REQUIRED ACTION: Write the material out again, line by line, exactly as it is.

SUPPLIED DATA:

>>>>

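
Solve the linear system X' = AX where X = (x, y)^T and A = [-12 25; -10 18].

Coefficient matrix A = [[-12, 25], [-10, 18]].
Characteristic polynomial det(A - λI) = λ^2 - 6λ + 34 = 0.
Eigenvalues λ = 3 ± 5i (complex conjugate pair).
For λ=3+5i: an eigenvector is (-1,-1) - i(-2,-1) = (-1 + 2i, -1 + i).
A real fundamental pair from Re and Im of e^((3+5i)t)v: X_1 = e^(3t)(cos(5t)·(-1,-1) + sin(5t)·(-2,-1)), X_2 = e^(3t)(sin(5t)·(-1,-1) - cos(5t)·(-2,-1)).
General solution: C_1X_1 + C_2X_2.

x(t) = -2C_1e^(3t)sin(5t) - C_1e^(3t)cos(5t) - C_2e^(3t)sin(5t) + 2C_2e^(3t)cos(5t), y(t) = -C_1e^(3t)sin(5t) - C_1e^(3t)cos(5t) - C_2e^(3t)sin(5t) + C_2e^(3t)cos(5t)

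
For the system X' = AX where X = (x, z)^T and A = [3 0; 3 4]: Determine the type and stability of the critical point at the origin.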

<<<<

EXPECTED ANSWER:
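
Solve the linear system X' = AX where X = (x, y)^T and A = [-12 25; -10 18].

Coefficient matrix A = [[-12, 25], [-10, 18]].
Characteristic polynomial det(A - λI) = λ^2 - 6λ + 34 = 0.
Eigenvalues λ = 3 ± 5i (complex conjugate pair).
For λ=3+5i: an eigenvector is (-1,-1) - i(-2,-1) = (-1 + 2i, -1 + i).
A real fundamental pair from Re and Im of e^((3+5i)t)v: X_1 = e^(3t)(cos(5t)·(-1,-1) + sin(5t)·(-2,-1)), X_2 = e^(3t)(sin(5t)·(-1,-1) - cos(5t)·(-2,-1)).
General solution: C_1X_1 + C_2X_2.

x(t) = -2C_1e^(3t)sin(5t) - C_1e^(3t)cos(5t) - C_2e^(3t)sin(5t) + 2C_2e^(3t)cos(5t), y(t) = -C_1e^(3t)sin(5t) - C_1e^(3t)cos(5t) - C_2e^(3t)sin(5t) + C_2e^(3t)cos(5t)

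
For the system X' = AX where X = (x, z)^T and A = [3 0; 3 4]: Determine the type and stability of the critical point at the origin.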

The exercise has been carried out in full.